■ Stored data
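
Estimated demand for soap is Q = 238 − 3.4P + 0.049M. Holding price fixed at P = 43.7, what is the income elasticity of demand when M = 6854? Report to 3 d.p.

At P = 43.7, M = 6854: Q = 425.266.
Holding P constant, ∂Q/∂M = 0.049.
η_M = (∂Q/∂M)·(M/Q) = 0.049 × (6854/425.266) = 0.790.

0.790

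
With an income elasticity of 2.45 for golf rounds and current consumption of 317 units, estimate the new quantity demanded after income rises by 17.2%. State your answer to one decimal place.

450.6

%ΔQ ≈ η × %ΔI = 2.45 × 17.2% = 42.14%.
New Q ≈ 317 × (1 + 0.4214) = 450.6.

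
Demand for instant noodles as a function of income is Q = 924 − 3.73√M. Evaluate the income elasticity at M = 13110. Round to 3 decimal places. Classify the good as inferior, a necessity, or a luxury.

-0.430 (inferior good)

At M = 13110: Q = 496.919.
dQ/dM = -3.73/(2√M) = -0.0162884 at this income.
η = (dQ/dM)·(M/Q) = -0.0162884 × (13110/496.919) = -0.430.
Since η < 0, the good is an inferior good.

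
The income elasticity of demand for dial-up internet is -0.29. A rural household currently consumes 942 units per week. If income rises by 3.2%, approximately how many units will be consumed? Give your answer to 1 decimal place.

%ΔQ ≈ η × %ΔI = -0.29 × 3.2% = -0.928%.
New Q ≈ 942 × (1 − 0.00928) = 933.3.

933.3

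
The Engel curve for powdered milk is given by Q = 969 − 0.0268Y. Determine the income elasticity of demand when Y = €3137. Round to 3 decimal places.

-0.095

At Y = 3137: Q = 884.928.
dQ/dY = −0.0268.
η = (dQ/dY)·(Y/Q) = -0.0268 × (3137/884.928) = -0.095.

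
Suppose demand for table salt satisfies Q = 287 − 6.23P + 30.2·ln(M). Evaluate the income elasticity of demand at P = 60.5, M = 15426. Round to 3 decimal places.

At P = 60.5, M = 15426: Q = 201.328.
Holding P constant, ∂Q/∂M = 30.2/M = 0.00195773.
η_M = (∂Q/∂M)·(M/Q) = 0.00195773 × (15426/201.328) = 0.150.

0.150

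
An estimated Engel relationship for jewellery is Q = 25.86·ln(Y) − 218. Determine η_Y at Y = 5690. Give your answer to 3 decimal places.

4.620

At Y = 5690: Q = 5.598.
dQ/dY = 25.86/Y = 0.00454482 at this income.
η = (dQ/dY)·(Y/Q) = 0.00454482 × (5690/5.598) = 4.620.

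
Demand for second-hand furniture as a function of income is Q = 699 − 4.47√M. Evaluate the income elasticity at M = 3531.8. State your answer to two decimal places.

At M = 3531.8: Q = 433.353.
dQ/dM = -4.47/(2√M) = -0.0376079 at this income.
η = (dQ/dM)·(M/Q) = -0.0376079 × (3531.8/433.353) = -0.31.

-0.31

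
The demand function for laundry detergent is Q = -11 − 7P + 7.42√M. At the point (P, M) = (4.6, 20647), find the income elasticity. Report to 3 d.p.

At P = 4.6, M = 20647: Q = 1022.985.
Holding P constant, ∂Q/∂M = 7.42/(2√M) = 0.0258194.
η_M = (∂Q/∂M)·(M/Q) = 0.0258194 × (20647/1022.985) = 0.521.

0.521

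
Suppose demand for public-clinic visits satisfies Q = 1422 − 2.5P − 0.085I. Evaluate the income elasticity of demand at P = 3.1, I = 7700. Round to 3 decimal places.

At P = 3.1, I = 7700: Q = 759.750.
Holding P constant, ∂Q/∂I = −0.085.
η_I = (∂Q/∂I)·(I/Q) = -0.085 × (7700/759.750) = -0.861.

-0.861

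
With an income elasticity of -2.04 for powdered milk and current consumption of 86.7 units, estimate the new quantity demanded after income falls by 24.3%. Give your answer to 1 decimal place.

%ΔQ ≈ η × %ΔI = -2.04 × (-24.3%) = 49.572%.
New Q ≈ 86.7 × (1 + 0.49572) = 129.7.

129.7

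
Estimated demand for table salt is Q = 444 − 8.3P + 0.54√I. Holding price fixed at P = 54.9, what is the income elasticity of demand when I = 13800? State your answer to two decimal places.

0.61

At P = 54.9, I = 13800: Q = 51.766.
Holding P constant, ∂Q/∂I = 0.54/(2√I) = 0.00229839.
η_I = (∂Q/∂I)·(I/Q) = 0.00229839 × (13800/51.766) = 0.61.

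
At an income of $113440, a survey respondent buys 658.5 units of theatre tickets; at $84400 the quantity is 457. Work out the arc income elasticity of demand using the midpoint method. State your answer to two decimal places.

1.23

ΔQ = 457 − 658.5 = -201.5; midpoint Q̄ = (658.5 + 457)/2 = 557.75.
ΔI = 84400 − 113440 = -29040; midpoint Ī = (113440 + 84400)/2 = 98920.
η = (ΔQ/Q̄) ÷ (ΔI/Ī) = (-201.5/557.75) ÷ (-29040/98920) = 1.23.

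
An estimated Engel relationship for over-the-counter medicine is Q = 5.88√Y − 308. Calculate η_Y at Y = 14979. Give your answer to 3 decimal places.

At Y = 14979: Q = 411.646.
dQ/dY = 5.88/(2√Y) = 0.0240218 at this income.
η = (dQ/dY)·(Y/Q) = 0.0240218 × (14979/411.646) = 0.874.

0.874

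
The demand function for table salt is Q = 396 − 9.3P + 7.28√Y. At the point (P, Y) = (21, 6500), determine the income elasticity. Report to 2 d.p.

At P = 21, Y = 6500: Q = 787.632.
Holding P constant, ∂Q/∂Y = 7.28/(2√Y) = 0.0451486.
η_Y = (∂Q/∂Y)·(Y/Q) = 0.0451486 × (6500/787.632) = 0.37.

0.37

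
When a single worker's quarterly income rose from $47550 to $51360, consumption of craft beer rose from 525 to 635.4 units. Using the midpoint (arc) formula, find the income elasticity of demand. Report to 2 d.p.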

■ Exercise description
Reproduce the entries above in full, precisely as written.

■ Reply to the exercise
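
Estimated demand for soap is Q = 238 − 3.4P + 0.049M. Holding price fixed at P = 43.7, what is the income elasticity of demand when M = 6854? Report to 3 d.p.

At P = 43.7, M = 6854: Q = 425.266.
Holding P constant, ∂Q/∂M = 0.049.
η_M = (∂Q/∂M)·(M/Q) = 0.049 × (6854/425.266) = 0.790.

0.790

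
With an income elasticity of 2.45 for golf rounds and current consumption of 317 units, estimate the new quantity demanded after income rises by 17.2%. State your answer to one decimal place.

450.6

%ΔQ ≈ η × %ΔI = 2.45 × 17.2% = 42.14%.
New Q ≈ 317 × (1 + 0.4214) = 450.6.

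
Demand for instant noodles as a function of income is Q = 924 − 3.73√M. Evaluate the income elasticity at M = 13110. Round to 3 decimal places. Classify the good as inferior, a necessity, or a luxury.

-0.430 (inferior good)

At M = 13110: Q = 496.919.
dQ/dM = -3.73/(2√M) = -0.0162884 at this income.
η = (dQ/dM)·(M/Q) = -0.0162884 × (13110/496.919) = -0.430.
Since η < 0, the good is an inferior good.

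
The income elasticity of demand for dial-up internet is -0.29. A rural household currently consumes 942 units per week. If income rises by 3.2%, approximately how many units will be consumed? Give your answer to 1 decimal place.

%ΔQ ≈ η × %ΔI = -0.29 × 3.2% = -0.928%.
New Q ≈ 942 × (1 − 0.00928) = 933.3.

933.3

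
The Engel curve for powdered milk is given by Q = 969 − 0.0268Y. Determine the income elasticity of demand when Y = €3137. Round to 3 decimal places.

-0.095

At Y = 3137: Q = 884.928.
dQ/dY = −0.0268.
η = (dQ/dY)·(Y/Q) = -0.0268 × (3137/884.928) = -0.095.

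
Suppose demand for table salt satisfies Q = 287 − 6.23P + 30.2·ln(M). Evaluate the income elasticity of demand at P = 60.5, M = 15426. Round to 3 decimal places.

At P = 60.5, M = 15426: Q = 201.328.
Holding P constant, ∂Q/∂M = 30.2/M = 0.00195773.
η_M = (∂Q/∂M)·(M/Q) = 0.00195773 × (15426/201.328) = 0.150.

0.150

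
An estimated Engel relationship for jewellery is Q = 25.86·ln(Y) − 218. Determine η_Y at Y = 5690. Give your answer to 3 decimal places.

4.620

At Y = 5690: Q = 5.598.
dQ/dY = 25.86/Y = 0.00454482 at this income.
η = (dQ/dY)·(Y/Q) = 0.00454482 × (5690/5.598) = 4.620.

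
Demand for second-hand furniture as a function of income is Q = 699 − 4.47√M. Evaluate the income elasticity at M = 3531.8. State your answer to two decimal places.

At M = 3531.8: Q = 433.353.
dQ/dM = -4.47/(2√M) = -0.0376079 at this income.
η = (dQ/dM)·(M/Q) = -0.0376079 × (3531.8/433.353) = -0.31.

-0.31

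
The demand function for laundry detergent is Q = -11 − 7P + 7.42√M. At the point (P, M) = (4.6, 20647), find the income elasticity. Report to 3 d.p.

At P = 4.6, M = 20647: Q = 1022.985.
Holding P constant, ∂Q/∂M = 7.42/(2√M) = 0.0258194.
η_M = (∂Q/∂M)·(M/Q) = 0.0258194 × (20647/1022.985) = 0.521.

0.521

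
Suppose demand for public-clinic visits satisfies Q = 1422 − 2.5P − 0.085I. Evaluate the income elasticity of demand at P = 3.1, I = 7700. Round to 3 decimal places.

At P = 3.1, I = 7700: Q = 759.750.
Holding P constant, ∂Q/∂I = −0.085.
η_I = (∂Q/∂I)·(I/Q) = -0.085 × (7700/759.750) = -0.861.

-0.861

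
With an income elasticity of -2.04 for powdered milk and current consumption of 86.7 units, estimate the new quantity demanded after income falls by 24.3%. Give your answer to 1 decimal place.

%ΔQ ≈ η × %ΔI = -2.04 × (-24.3%) = 49.572%.
New Q ≈ 86.7 × (1 + 0.49572) = 129.7.

129.7

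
Estimated demand for table salt is Q = 444 − 8.3P + 0.54√I. Holding price fixed at P = 54.9, what is the income elasticity of demand when I = 13800? State your answer to two decimal places.

0.61

At P = 54.9, I = 13800: Q = 51.766.
Holding P constant, ∂Q/∂I = 0.54/(2√I) = 0.00229839.
η_I = (∂Q/∂I)·(I/Q) = 0.00229839 × (13800/51.766) = 0.61.

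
At an income of $113440, a survey respondent buys 658.5 units of theatre tickets; at $84400 the quantity is 457. Work out the arc income elasticity of demand using the midpoint method. State your answer to two decimal places.

1.23

ΔQ = 457 − 658.5 = -201.5; midpoint Q̄ = (658.5 + 457)/2 = 557.75.
ΔI = 84400 − 113440 = -29040; midpoint Ī = (113440 + 84400)/2 = 98920.
η = (ΔQ/Q̄) ÷ (ΔI/Ī) = (-201.5/557.75) ÷ (-29040/98920) = 1.23.

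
An estimated Engel relationship for over-the-counter medicine is Q = 5.88√Y − 308. Calculate η_Y at Y = 14979. Give your answer to 3 decimal places.

At Y = 14979: Q = 411.646.
dQ/dY = 5.88/(2√Y) = 0.0240218 at this income.
η = (dQ/dY)·(Y/Q) = 0.0240218 × (14979/411.646) = 0.874.

0.874

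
The demand function for table salt is Q = 396 − 9.3P + 7.28√Y. At the point (P, Y) = (21, 6500), determine the income elasticity. Report to 2 d.p.

At P = 21, Y = 6500: Q = 787.632.
Holding P constant, ∂Q/∂Y = 7.28/(2√Y) = 0.0451486.
η_Y = (∂Q/∂Y)·(Y/Q) = 0.0451486 × (6500/787.632) = 0.37.

0.37

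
When a single worker's quarterly income rose from $47550 to $51360, consumption of craft beer rose from 525 to 635.4 units. Using the midpoint (arc) formula, find the income elasticity of demand. Report to 2 d.p.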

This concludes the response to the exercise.